**What to do**
Without altering anything, repeat each of the records.

**Study material**
###

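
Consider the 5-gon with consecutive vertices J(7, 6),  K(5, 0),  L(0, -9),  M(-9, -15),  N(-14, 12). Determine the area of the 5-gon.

Apply the shoelace (surveyor's) formula: 2A = Σ (x_i·y_{i+1} − x_{i+1}·y_i), indices taken mod 5.
J→K: (7)(0) − (5)(6) = -30
K→L: (5)(-9) − (0)(0) = -45
L→M: (0)(-15) − (-9)(-9) = -81
M→N: (-9)(12) − (-14)(-15) = -318
N→J: (-14)(6) − (7)(12) = -168
Σ = -642
Area = |Σ|/2 = 321.

321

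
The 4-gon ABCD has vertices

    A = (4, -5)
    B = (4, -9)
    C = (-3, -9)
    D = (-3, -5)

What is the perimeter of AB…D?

|AB| = √((0)² + (-4)²) = √16 = 4
|BC| = √((-7)² + (0)²) = √49 = 7
|CD| = √((0)² + (4)²) = √16 = 4
|DA| = √((7)² + (0)²) = √49 = 7
Perimeter = 4 + 7 + 4 + 7 = 22.

22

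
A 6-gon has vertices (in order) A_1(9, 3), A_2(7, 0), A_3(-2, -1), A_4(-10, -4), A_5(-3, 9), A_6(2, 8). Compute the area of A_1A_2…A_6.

Apply the surveyor's formula: 2A = Σ (x_i·y_{i+1} − x_{i+1}·y_i), indices taken mod 6.
Σ = (-21) + (-7) + (-2) + (-102) + (-42) + (-66) = -240
Area = |Σ|/2 = 120.

120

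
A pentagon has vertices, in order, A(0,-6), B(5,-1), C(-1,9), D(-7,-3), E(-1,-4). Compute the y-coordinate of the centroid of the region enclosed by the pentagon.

101/171

Apply the shoelace (surveyor's) formula. First the cross-terms c_i = x_i·y_{i+1} − x_{i+1}·y_i:
  30, 44, 66, 25, 6  ⇒  2A = 171, A = 85.5.
Then Σ (y_i + y_{i+1})·c_i = 303, so ȳ = 303 / (6·85.5) = 101/171.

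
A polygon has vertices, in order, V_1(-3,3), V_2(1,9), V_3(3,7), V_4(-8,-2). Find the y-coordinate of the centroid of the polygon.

46/9

Apply the shoelace formula. First the cross-terms c_i = x_i·y_{i+1} − x_{i+1}·y_i:
  -30, -20, 50, -30  ⇒  2A = -30, A = -15.
Then Σ (y_i + y_{i+1})·c_i = -460, so ȳ = -460 / (6·(-15)) = 46/9.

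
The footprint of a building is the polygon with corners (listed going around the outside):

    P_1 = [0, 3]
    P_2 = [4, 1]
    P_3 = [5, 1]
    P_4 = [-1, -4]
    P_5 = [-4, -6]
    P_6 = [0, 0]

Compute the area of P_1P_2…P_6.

21

Apply the surveyor's formula: 2A = Σ (x_i·y_{i+1} − x_{i+1}·y_i), indices taken mod 6.
Σ = (-12) + (-1) + (-19) + (-10) + (0) + (0) = -42
Area = |Σ|/2 = 21.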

###

**Answer for this exercise**
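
Consider the 5-gon with consecutive vertices J(7, 6),  K(5, 0),  L(0, -9),  M(-9, -15),  N(-14, 12). Determine the area of the 5-gon.

Apply the shoelace (surveyor's) formula: 2A = Σ (x_i·y_{i+1} − x_{i+1}·y_i), indices taken mod 5.
J→K: (7)(0) − (5)(6) = -30
K→L: (5)(-9) − (0)(0) = -45
L→M: (0)(-15) − (-9)(-9) = -81
M→N: (-9)(12) − (-14)(-15) = -318
N→J: (-14)(6) − (7)(12) = -168
Σ = -642
Area = |Σ|/2 = 321.

321

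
The 4-gon ABCD has vertices

    A = (4, -5)
    B = (4, -9)
    C = (-3, -9)
    D = (-3, -5)

What is the perimeter of AB…D?

|AB| = √((0)² + (-4)²) = √16 = 4
|BC| = √((-7)² + (0)²) = √49 = 7
|CD| = √((0)² + (4)²) = √16 = 4
|DA| = √((7)² + (0)²) = √49 = 7
Perimeter = 4 + 7 + 4 + 7 = 22.

22

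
A 6-gon has vertices (in order) A_1(9, 3), A_2(7, 0), A_3(-2, -1), A_4(-10, -4), A_5(-3, 9), A_6(2, 8). Compute the area of A_1A_2…A_6.

Apply the surveyor's formula: 2A = Σ (x_i·y_{i+1} − x_{i+1}·y_i), indices taken mod 6.
Σ = (-21) + (-7) + (-2) + (-102) + (-42) + (-66) = -240
Area = |Σ|/2 = 120.

120

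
A pentagon has vertices, in order, A(0,-6), B(5,-1), C(-1,9), D(-7,-3), E(-1,-4). Compute the y-coordinate of the centroid of the region enclosed by the pentagon.

101/171

Apply the shoelace (surveyor's) formula. First the cross-terms c_i = x_i·y_{i+1} − x_{i+1}·y_i:
  30, 44, 66, 25, 6  ⇒  2A = 171, A = 85.5.
Then Σ (y_i + y_{i+1})·c_i = 303, so ȳ = 303 / (6·85.5) = 101/171.

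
A polygon has vertices, in order, V_1(-3,3), V_2(1,9), V_3(3,7), V_4(-8,-2). Find the y-coordinate of the centroid of the polygon.

46/9

Apply the shoelace formula. First the cross-terms c_i = x_i·y_{i+1} − x_{i+1}·y_i:
  -30, -20, 50, -30  ⇒  2A = -30, A = -15.
Then Σ (y_i + y_{i+1})·c_i = -460, so ȳ = -460 / (6·(-15)) = 46/9.

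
The footprint of a building is the polygon with corners (listed going around the outside):

    P_1 = [0, 3]
    P_2 = [4, 1]
    P_3 = [5, 1]
    P_4 = [-1, -4]
    P_5 = [-4, -6]
    P_6 = [0, 0]

Compute the area of P_1P_2…P_6.

21

Apply the surveyor's formula: 2A = Σ (x_i·y_{i+1} − x_{i+1}·y_i), indices taken mod 6.
Σ = (-12) + (-1) + (-19) + (-10) + (0) + (0) = -42
Area = |Σ|/2 = 21.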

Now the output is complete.